**EXTRACTED INFORMATION:**
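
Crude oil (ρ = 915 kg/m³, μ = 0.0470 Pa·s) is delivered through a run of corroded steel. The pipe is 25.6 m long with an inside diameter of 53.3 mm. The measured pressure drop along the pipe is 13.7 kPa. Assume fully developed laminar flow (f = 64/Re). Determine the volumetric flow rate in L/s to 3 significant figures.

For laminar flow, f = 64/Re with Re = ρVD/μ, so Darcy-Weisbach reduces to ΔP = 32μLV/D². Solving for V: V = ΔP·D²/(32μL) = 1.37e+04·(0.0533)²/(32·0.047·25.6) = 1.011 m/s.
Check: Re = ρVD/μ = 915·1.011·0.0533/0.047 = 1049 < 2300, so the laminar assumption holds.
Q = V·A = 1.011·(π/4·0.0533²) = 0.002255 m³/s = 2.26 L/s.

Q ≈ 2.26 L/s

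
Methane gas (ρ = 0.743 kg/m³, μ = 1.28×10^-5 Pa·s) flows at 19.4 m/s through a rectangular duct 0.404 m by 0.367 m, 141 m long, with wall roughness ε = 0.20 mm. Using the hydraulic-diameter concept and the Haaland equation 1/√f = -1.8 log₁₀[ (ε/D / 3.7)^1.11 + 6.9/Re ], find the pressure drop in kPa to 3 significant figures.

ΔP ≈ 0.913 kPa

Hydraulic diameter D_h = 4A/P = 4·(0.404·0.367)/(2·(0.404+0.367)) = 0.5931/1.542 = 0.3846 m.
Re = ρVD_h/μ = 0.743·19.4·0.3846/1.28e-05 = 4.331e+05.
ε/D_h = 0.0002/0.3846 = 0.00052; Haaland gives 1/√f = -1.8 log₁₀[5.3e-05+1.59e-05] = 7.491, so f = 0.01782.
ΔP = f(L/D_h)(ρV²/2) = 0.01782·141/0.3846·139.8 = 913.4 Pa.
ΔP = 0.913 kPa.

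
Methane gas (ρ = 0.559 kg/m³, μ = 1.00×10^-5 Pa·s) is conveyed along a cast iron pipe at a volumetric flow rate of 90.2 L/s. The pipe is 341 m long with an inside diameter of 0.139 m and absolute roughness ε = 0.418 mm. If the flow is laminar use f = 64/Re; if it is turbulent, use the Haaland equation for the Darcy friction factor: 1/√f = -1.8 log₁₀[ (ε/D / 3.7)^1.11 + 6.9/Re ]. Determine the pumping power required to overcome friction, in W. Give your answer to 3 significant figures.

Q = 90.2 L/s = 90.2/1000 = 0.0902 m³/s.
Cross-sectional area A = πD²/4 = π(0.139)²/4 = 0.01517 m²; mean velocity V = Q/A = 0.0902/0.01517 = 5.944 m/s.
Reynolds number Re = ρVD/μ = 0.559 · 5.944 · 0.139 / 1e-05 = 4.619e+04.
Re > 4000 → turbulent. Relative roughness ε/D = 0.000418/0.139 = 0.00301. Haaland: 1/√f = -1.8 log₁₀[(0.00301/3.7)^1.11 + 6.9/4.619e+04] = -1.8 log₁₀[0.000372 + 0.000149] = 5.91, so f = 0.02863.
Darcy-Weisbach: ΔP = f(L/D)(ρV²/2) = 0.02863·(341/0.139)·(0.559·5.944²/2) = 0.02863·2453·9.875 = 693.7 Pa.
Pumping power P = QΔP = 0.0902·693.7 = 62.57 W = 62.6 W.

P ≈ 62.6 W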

**YOUR OBJECTIVE:** Give back every entry, word for word.

**ANSWER TO THIS TASK:**
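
Crude oil (ρ = 915 kg/m³, μ = 0.0470 Pa·s) is delivered through a run of corroded steel. The pipe is 25.6 m long with an inside diameter of 53.3 mm. The measured pressure drop along the pipe is 13.7 kPa. Assume fully developed laminar flow (f = 64/Re). Determine the volumetric flow rate in L/s to 3 significant figures.

For laminar flow, f = 64/Re with Re = ρVD/μ, so Darcy-Weisbach reduces to ΔP = 32μLV/D². Solving for V: V = ΔP·D²/(32μL) = 1.37e+04·(0.0533)²/(32·0.047·25.6) = 1.011 m/s.
Check: Re = ρVD/μ = 915·1.011·0.0533/0.047 = 1049 < 2300, so the laminar assumption holds.
Q = V·A = 1.011·(π/4·0.0533²) = 0.002255 m³/s = 2.26 L/s.

Q ≈ 2.26 L/s

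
Methane gas (ρ = 0.743 kg/m³, μ = 1.28×10^-5 Pa·s) flows at 19.4 m/s through a rectangular duct 0.404 m by 0.367 m, 141 m long, with wall roughness ε = 0.20 mm. Using the hydraulic-diameter concept and the Haaland equation 1/√f = -1.8 log₁₀[ (ε/D / 3.7)^1.11 + 6.9/Re ], find the pressure drop in kPa to 3 significant figures.

ΔP ≈ 0.913 kPa

Hydraulic diameter D_h = 4A/P = 4·(0.404·0.367)/(2·(0.404+0.367)) = 0.5931/1.542 = 0.3846 m.
Re = ρVD_h/μ = 0.743·19.4·0.3846/1.28e-05 = 4.331e+05.
ε/D_h = 0.0002/0.3846 = 0.00052; Haaland gives 1/√f = -1.8 log₁₀[5.3e-05+1.59e-05] = 7.491, so f = 0.01782.
ΔP = f(L/D_h)(ρV²/2) = 0.01782·141/0.3846·139.8 = 913.4 Pa.
ΔP = 0.913 kPa.

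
Methane gas (ρ = 0.559 kg/m³, μ = 1.00×10^-5 Pa·s) is conveyed along a cast iron pipe at a volumetric flow rate of 90.2 L/s. The pipe is 341 m long with an inside diameter of 0.139 m and absolute roughness ε = 0.418 mm. If the flow is laminar use f = 64/Re; if it is turbulent, use the Haaland equation for the Darcy friction factor: 1/√f = -1.8 log₁₀[ (ε/D / 3.7)^1.11 + 6.9/Re ]. Determine the pumping power required to overcome friction, in W. Give your answer to 3 significant figures.

Q = 90.2 L/s = 90.2/1000 = 0.0902 m³/s.
Cross-sectional area A = πD²/4 = π(0.139)²/4 = 0.01517 m²; mean velocity V = Q/A = 0.0902/0.01517 = 5.944 m/s.
Reynolds number Re = ρVD/μ = 0.559 · 5.944 · 0.139 / 1e-05 = 4.619e+04.
Re > 4000 → turbulent. Relative roughness ε/D = 0.000418/0.139 = 0.00301. Haaland: 1/√f = -1.8 log₁₀[(0.00301/3.7)^1.11 + 6.9/4.619e+04] = -1.8 log₁₀[0.000372 + 0.000149] = 5.91, so f = 0.02863.
Darcy-Weisbach: ΔP = f(L/D)(ρV²/2) = 0.02863·(341/0.139)·(0.559·5.944²/2) = 0.02863·2453·9.875 = 693.7 Pa.
Pumping power P = QΔP = 0.0902·693.7 = 62.57 W = 62.6 W.

P ≈ 62.6 W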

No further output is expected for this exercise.